• _Try it_
The lines needed are those below that contain the word "given"; copy each one.

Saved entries
**********

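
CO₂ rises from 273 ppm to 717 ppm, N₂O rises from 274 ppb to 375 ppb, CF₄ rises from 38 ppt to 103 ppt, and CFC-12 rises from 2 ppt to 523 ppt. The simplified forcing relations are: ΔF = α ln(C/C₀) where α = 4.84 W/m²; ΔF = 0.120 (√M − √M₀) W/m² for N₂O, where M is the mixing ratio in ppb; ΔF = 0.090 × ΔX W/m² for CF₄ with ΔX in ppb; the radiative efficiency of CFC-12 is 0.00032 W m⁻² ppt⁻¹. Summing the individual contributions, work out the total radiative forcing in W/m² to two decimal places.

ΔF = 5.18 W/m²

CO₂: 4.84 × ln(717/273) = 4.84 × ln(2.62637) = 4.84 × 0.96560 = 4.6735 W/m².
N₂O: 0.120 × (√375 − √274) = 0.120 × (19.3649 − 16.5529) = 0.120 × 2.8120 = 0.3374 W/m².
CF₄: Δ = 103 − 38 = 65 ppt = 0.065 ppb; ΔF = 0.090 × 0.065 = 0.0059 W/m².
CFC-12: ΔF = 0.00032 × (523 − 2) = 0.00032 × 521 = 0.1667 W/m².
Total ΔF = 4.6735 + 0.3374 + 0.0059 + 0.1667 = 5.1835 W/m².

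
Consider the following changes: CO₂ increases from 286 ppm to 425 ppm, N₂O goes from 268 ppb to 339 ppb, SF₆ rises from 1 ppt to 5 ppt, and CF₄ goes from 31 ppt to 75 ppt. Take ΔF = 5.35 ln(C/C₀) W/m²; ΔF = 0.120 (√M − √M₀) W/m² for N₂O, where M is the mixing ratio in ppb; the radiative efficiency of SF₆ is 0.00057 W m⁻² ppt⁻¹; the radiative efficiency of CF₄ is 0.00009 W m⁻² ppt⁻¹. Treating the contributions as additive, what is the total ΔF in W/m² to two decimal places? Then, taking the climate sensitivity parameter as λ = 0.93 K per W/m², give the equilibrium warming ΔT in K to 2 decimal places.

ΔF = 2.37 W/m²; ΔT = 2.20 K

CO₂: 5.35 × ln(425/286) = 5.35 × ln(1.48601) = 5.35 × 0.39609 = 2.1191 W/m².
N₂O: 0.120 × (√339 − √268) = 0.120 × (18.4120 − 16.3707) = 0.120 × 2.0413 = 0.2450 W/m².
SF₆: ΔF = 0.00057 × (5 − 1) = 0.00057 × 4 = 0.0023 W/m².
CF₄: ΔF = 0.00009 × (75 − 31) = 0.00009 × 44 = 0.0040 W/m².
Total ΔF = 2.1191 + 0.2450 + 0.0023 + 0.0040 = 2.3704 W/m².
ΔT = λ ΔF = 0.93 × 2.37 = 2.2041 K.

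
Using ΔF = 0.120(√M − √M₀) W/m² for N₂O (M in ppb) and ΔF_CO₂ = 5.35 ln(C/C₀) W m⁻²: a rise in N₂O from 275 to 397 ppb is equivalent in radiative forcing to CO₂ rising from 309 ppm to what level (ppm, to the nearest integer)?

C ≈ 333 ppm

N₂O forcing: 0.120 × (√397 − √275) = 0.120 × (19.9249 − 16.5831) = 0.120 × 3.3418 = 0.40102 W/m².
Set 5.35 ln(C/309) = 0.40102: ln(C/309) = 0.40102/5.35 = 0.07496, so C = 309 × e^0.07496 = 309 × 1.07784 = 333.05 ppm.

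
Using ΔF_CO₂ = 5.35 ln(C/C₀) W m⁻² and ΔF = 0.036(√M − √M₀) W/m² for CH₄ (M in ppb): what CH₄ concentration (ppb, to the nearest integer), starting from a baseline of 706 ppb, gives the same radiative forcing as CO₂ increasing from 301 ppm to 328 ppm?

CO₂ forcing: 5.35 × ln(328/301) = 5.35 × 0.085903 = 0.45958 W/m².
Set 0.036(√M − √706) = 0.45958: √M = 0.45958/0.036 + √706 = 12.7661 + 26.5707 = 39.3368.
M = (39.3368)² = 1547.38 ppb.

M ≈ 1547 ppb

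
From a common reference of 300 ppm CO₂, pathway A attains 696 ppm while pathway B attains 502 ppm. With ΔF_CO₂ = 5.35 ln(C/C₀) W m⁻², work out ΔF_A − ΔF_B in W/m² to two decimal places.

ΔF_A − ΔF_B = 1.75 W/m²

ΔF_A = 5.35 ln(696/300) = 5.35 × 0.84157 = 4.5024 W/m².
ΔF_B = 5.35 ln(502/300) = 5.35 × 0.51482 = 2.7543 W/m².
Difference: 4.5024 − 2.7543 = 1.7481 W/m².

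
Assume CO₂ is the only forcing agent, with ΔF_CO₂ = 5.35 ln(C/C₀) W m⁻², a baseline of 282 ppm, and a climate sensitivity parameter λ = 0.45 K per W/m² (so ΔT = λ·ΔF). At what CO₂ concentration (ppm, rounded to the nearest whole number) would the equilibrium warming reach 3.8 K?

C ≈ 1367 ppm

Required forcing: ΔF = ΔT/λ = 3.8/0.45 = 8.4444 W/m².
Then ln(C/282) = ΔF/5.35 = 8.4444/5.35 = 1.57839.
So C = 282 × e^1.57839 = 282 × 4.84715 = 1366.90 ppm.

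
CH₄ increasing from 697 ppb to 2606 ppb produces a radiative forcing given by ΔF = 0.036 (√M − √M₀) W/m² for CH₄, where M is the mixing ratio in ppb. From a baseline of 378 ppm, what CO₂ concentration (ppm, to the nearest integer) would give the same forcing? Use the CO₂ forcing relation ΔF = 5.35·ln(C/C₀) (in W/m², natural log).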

**********

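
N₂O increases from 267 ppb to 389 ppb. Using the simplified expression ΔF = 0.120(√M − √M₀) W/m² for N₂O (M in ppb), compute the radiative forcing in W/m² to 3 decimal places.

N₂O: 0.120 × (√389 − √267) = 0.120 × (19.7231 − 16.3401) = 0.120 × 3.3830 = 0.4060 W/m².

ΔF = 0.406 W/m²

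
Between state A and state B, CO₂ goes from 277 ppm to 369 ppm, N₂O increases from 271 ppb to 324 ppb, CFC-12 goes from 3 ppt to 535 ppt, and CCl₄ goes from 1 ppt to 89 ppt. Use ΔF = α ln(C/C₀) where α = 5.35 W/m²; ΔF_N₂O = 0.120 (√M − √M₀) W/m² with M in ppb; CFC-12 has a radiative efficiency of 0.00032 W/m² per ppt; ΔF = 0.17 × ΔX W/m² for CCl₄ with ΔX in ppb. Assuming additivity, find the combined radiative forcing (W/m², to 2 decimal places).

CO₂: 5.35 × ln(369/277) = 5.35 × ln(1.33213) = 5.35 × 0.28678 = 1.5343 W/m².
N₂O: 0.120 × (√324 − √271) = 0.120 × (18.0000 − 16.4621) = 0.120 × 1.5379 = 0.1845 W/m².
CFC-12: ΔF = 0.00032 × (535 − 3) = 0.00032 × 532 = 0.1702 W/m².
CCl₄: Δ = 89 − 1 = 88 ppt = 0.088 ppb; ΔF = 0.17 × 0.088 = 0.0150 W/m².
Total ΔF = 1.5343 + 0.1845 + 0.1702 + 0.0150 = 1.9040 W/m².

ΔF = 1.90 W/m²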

**********

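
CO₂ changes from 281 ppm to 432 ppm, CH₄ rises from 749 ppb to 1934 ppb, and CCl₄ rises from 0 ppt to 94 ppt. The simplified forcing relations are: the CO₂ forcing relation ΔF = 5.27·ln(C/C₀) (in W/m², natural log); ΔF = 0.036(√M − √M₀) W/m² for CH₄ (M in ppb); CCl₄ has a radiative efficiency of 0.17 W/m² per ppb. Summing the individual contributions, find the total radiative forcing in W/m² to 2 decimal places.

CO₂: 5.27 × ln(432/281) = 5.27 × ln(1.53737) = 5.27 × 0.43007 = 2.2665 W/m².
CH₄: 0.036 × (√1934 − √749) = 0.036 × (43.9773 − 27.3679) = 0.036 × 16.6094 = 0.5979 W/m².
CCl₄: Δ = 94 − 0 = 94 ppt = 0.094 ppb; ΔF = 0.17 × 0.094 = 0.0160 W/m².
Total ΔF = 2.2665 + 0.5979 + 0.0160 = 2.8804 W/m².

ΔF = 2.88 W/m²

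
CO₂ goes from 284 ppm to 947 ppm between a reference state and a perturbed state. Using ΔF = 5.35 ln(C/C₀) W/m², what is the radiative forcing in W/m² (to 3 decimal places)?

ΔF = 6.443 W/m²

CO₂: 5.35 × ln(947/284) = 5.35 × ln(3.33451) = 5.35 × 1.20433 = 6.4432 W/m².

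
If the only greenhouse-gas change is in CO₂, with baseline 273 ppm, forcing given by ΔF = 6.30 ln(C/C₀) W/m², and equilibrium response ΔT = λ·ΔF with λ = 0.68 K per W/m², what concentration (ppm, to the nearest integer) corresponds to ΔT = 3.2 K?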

**********

• _Task answer_
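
CH₄ increasing from 697 ppb to 2606 ppb produces a radiative forcing given by ΔF = 0.036 (√M − √M₀) W/m² for CH₄, where M is the mixing ratio in ppb. From a baseline of 378 ppm, what CO₂ concentration (ppm, to the nearest integer) would give the same forcing? Use the CO₂ forcing relation ΔF = 5.35·ln(C/C₀) (in W/m², natural log).
If the only greenhouse-gas change is in CO₂, with baseline 273 ppm, forcing given by ΔF = 6.30 ln(C/C₀) W/m², and equilibrium response ΔT = λ·ΔF with λ = 0.68 K per W/m², what concentration (ppm, to the nearest integer) corresponds to ΔT = 3.2 K?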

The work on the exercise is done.